EXERCISE AIM
Exact copies of all the records below should be returned.

==== RECORDS FOR THIS EXERCISE ====

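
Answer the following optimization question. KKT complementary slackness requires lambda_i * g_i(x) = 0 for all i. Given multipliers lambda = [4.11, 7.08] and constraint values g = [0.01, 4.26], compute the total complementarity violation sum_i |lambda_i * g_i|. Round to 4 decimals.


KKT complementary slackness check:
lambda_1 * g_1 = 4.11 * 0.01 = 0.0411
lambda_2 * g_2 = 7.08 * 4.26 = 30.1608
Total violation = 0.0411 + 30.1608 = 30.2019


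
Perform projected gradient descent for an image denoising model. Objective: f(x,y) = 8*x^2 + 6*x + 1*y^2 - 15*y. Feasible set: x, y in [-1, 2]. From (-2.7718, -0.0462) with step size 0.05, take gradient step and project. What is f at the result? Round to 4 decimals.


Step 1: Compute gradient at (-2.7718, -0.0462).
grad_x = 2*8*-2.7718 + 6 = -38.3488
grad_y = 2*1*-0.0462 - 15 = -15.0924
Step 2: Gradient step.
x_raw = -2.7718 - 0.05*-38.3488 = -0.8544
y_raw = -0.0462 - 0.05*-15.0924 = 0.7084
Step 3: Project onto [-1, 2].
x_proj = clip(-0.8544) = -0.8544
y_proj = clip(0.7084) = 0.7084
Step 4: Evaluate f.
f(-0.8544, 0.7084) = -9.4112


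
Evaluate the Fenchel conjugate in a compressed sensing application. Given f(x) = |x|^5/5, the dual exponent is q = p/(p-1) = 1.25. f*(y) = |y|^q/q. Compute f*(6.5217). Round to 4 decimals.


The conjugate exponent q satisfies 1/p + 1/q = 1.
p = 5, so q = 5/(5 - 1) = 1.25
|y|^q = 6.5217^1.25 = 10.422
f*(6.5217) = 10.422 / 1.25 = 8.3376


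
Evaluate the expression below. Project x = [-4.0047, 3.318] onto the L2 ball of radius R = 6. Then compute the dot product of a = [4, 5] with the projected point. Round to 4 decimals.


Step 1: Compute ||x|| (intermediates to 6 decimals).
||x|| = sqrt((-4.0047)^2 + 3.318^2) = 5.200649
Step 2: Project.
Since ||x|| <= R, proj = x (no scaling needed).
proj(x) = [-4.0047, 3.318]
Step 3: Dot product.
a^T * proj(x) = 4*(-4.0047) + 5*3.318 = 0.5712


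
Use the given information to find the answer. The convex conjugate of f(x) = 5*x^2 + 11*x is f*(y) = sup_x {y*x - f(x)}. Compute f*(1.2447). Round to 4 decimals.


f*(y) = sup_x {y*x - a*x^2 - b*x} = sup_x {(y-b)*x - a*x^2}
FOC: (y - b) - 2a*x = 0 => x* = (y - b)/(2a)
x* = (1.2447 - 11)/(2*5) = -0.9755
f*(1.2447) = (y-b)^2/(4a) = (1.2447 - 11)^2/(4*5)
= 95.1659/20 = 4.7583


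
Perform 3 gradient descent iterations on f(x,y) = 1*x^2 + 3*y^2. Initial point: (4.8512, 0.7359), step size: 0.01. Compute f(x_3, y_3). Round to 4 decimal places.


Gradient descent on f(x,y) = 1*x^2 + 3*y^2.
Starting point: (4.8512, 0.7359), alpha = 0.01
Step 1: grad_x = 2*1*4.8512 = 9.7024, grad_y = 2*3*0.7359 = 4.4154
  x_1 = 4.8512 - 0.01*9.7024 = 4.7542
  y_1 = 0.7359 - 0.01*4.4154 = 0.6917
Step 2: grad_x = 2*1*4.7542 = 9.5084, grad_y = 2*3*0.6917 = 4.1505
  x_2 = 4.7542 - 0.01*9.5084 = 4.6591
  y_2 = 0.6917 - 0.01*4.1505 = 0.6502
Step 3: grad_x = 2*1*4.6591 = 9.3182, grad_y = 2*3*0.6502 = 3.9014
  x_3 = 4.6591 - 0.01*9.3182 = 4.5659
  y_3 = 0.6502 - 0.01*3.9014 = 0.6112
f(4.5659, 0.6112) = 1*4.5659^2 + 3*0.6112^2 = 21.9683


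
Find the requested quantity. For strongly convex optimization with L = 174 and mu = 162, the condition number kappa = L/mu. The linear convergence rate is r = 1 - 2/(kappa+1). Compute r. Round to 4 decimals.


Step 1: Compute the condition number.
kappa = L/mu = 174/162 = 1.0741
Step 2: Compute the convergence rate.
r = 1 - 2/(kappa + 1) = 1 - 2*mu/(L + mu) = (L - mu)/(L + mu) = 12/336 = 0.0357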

====

RESULT BELOW
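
Answer the following optimization question. KKT complementary slackness requires lambda_i * g_i(x) = 0 for all i. Given multipliers lambda = [4.11, 7.08] and constraint values g = [0.01, 4.26], compute the total complementarity violation sum_i |lambda_i * g_i|. Round to 4 decimals.


KKT complementary slackness check:
lambda_1 * g_1 = 4.11 * 0.01 = 0.0411
lambda_2 * g_2 = 7.08 * 4.26 = 30.1608
Total violation = 0.0411 + 30.1608 = 30.2019


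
Perform projected gradient descent for an image denoising model. Objective: f(x,y) = 8*x^2 + 6*x + 1*y^2 - 15*y. Feasible set: x, y in [-1, 2]. From (-2.7718, -0.0462) with step size 0.05, take gradient step and project. What is f at the result? Round to 4 decimals.


Step 1: Compute gradient at (-2.7718, -0.0462).
grad_x = 2*8*-2.7718 + 6 = -38.3488
grad_y = 2*1*-0.0462 - 15 = -15.0924
Step 2: Gradient step.
x_raw = -2.7718 - 0.05*-38.3488 = -0.8544
y_raw = -0.0462 - 0.05*-15.0924 = 0.7084
Step 3: Project onto [-1, 2].
x_proj = clip(-0.8544) = -0.8544
y_proj = clip(0.7084) = 0.7084
Step 4: Evaluate f.
f(-0.8544, 0.7084) = -9.4112


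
Evaluate the Fenchel conjugate in a compressed sensing application. Given f(x) = |x|^5/5, the dual exponent is q = p/(p-1) = 1.25. f*(y) = |y|^q/q. Compute f*(6.5217). Round to 4 decimals.


The conjugate exponent q satisfies 1/p + 1/q = 1.
p = 5, so q = 5/(5 - 1) = 1.25
|y|^q = 6.5217^1.25 = 10.422
f*(6.5217) = 10.422 / 1.25 = 8.3376


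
Evaluate the expression below. Project x = [-4.0047, 3.318] onto the L2 ball of radius R = 6. Then compute the dot product of a = [4, 5] with the projected point. Round to 4 decimals.


Step 1: Compute ||x|| (intermediates to 6 decimals).
||x|| = sqrt((-4.0047)^2 + 3.318^2) = 5.200649
Step 2: Project.
Since ||x|| <= R, proj = x (no scaling needed).
proj(x) = [-4.0047, 3.318]
Step 3: Dot product.
a^T * proj(x) = 4*(-4.0047) + 5*3.318 = 0.5712


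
Use the given information to find the answer. The convex conjugate of f(x) = 5*x^2 + 11*x is f*(y) = sup_x {y*x - f(x)}. Compute f*(1.2447). Round to 4 decimals.


f*(y) = sup_x {y*x - a*x^2 - b*x} = sup_x {(y-b)*x - a*x^2}
FOC: (y - b) - 2a*x = 0 => x* = (y - b)/(2a)
x* = (1.2447 - 11)/(2*5) = -0.9755
f*(1.2447) = (y-b)^2/(4a) = (1.2447 - 11)^2/(4*5)
= 95.1659/20 = 4.7583


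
Perform 3 gradient descent iterations on f(x,y) = 1*x^2 + 3*y^2. Initial point: (4.8512, 0.7359), step size: 0.01. Compute f(x_3, y_3). Round to 4 decimal places.


Gradient descent on f(x,y) = 1*x^2 + 3*y^2.
Starting point: (4.8512, 0.7359), alpha = 0.01
Step 1: grad_x = 2*1*4.8512 = 9.7024, grad_y = 2*3*0.7359 = 4.4154
  x_1 = 4.8512 - 0.01*9.7024 = 4.7542
  y_1 = 0.7359 - 0.01*4.4154 = 0.6917
Step 2: grad_x = 2*1*4.7542 = 9.5084, grad_y = 2*3*0.6917 = 4.1505
  x_2 = 4.7542 - 0.01*9.5084 = 4.6591
  y_2 = 0.6917 - 0.01*4.1505 = 0.6502
Step 3: grad_x = 2*1*4.6591 = 9.3182, grad_y = 2*3*0.6502 = 3.9014
  x_3 = 4.6591 - 0.01*9.3182 = 4.5659
  y_3 = 0.6502 - 0.01*3.9014 = 0.6112
f(4.5659, 0.6112) = 1*4.5659^2 + 3*0.6112^2 = 21.9683


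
Find the requested quantity. For strongly convex optimization with L = 174 and mu = 162, the condition number kappa = L/mu. The linear convergence rate is r = 1 - 2/(kappa+1). Compute r. Round to 4 decimals.


Step 1: Compute the condition number.
kappa = L/mu = 174/162 = 1.0741
Step 2: Compute the convergence rate.
r = 1 - 2/(kappa + 1) = 1 - 2*mu/(L + mu) = (L - mu)/(L + mu) = 12/336 = 0.0357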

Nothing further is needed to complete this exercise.